--- Try it ---
Line by line, transcribe the records exactly.

* * * * * * * * *

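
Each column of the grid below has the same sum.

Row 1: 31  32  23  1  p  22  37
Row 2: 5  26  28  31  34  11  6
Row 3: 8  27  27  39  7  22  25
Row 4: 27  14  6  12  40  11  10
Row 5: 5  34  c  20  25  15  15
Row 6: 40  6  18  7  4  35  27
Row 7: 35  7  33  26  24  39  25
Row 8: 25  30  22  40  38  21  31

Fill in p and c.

p = 4, c = 19

Column 2 sums to 176 and so does column 7; that's the common total.
In column 5 the known cells total 172, leaving 176 − 172 = 4.
In column 3 the known cells total 157, leaving 176 − 157 = 19.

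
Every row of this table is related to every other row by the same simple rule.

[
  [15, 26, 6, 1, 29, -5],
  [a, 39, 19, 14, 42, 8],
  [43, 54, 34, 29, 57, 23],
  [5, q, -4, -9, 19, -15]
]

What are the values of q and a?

The difference between any two rows is the same in every column — this is an addition table with the headers hidden.
Row 4 minus row 1 is -4 − 6 = -10, so its entry in column 2 is 26 + (-10) = 16.
Row 2 minus row 1 is 19 − 6 = 13, so its entry in column 1 is 15 + 13 = 28.

q = 16, a = 28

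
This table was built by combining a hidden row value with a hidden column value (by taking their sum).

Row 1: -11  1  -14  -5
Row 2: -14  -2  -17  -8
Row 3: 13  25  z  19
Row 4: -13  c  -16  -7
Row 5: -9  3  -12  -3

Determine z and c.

The difference between any two rows is the same in every column — this is an addition table with the headers hidden.
Row 3 minus row 1 is 19 − (-5) = 24, so its entry in column 3 is -14 + 24 = 10.
Row 4 minus row 1 is -7 − (-5) = -2, so its entry in column 2 is 1 + (-2) = -1.

z = 10, c = -1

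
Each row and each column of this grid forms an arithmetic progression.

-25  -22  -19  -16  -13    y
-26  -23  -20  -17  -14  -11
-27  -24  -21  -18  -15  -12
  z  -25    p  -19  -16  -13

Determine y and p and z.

Along each row the entries change by 3 per step; down each column they change by -1.
Row 1: from -25 at column 1, stepping by 3 to column 6 gives -10.
Row 4: from -25 at column 2, stepping by 3 to column 3 gives -22.
Row 4: from -25 at column 2, stepping by 3 to column 1 gives -28.

y = -10, p = -22, z = -28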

* * * * * * * * *

--- Answer for this exercise ---
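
Each column of the grid below has the same sum.

Row 1: 31  32  23  1  p  22  37
Row 2: 5  26  28  31  34  11  6
Row 3: 8  27  27  39  7  22  25
Row 4: 27  14  6  12  40  11  10
Row 5: 5  34  c  20  25  15  15
Row 6: 40  6  18  7  4  35  27
Row 7: 35  7  33  26  24  39  25
Row 8: 25  30  22  40  38  21  31

Fill in p and c.

p = 4, c = 19

Column 2 sums to 176 and so does column 7; that's the common total.
In column 5 the known cells total 172, leaving 176 − 172 = 4.
In column 3 the known cells total 157, leaving 176 − 157 = 19.

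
Every row of this table is related to every other row by the same simple rule.

[
  [15, 26, 6, 1, 29, -5],
  [a, 39, 19, 14, 42, 8],
  [43, 54, 34, 29, 57, 23],
  [5, q, -4, -9, 19, -15]
]

What are the values of q and a?

The difference between any two rows is the same in every column — this is an addition table with the headers hidden.
Row 4 minus row 1 is -4 − 6 = -10, so its entry in column 2 is 26 + (-10) = 16.
Row 2 minus row 1 is 19 − 6 = 13, so its entry in column 1 is 15 + 13 = 28.

q = 16, a = 28

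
This table was built by combining a hidden row value with a hidden column value (by taking their sum).

Row 1: -11  1  -14  -5
Row 2: -14  -2  -17  -8
Row 3: 13  25  z  19
Row 4: -13  c  -16  -7
Row 5: -9  3  -12  -3

Determine z and c.

The difference between any two rows is the same in every column — this is an addition table with the headers hidden.
Row 3 minus row 1 is 19 − (-5) = 24, so its entry in column 3 is -14 + 24 = 10.
Row 4 minus row 1 is -7 − (-5) = -2, so its entry in column 2 is 1 + (-2) = -1.

z = 10, c = -1

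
Each row and each column of this grid forms an arithmetic progression.

-25  -22  -19  -16  -13    y
-26  -23  -20  -17  -14  -11
-27  -24  -21  -18  -15  -12
  z  -25    p  -19  -16  -13

Determine y and p and z.

Along each row the entries change by 3 per step; down each column they change by -1.
Row 1: from -25 at column 1, stepping by 3 to column 6 gives -10.
Row 4: from -25 at column 2, stepping by 3 to column 3 gives -22.
Row 4: from -25 at column 2, stepping by 3 to column 1 gives -28.

y = -10, p = -22, z = -28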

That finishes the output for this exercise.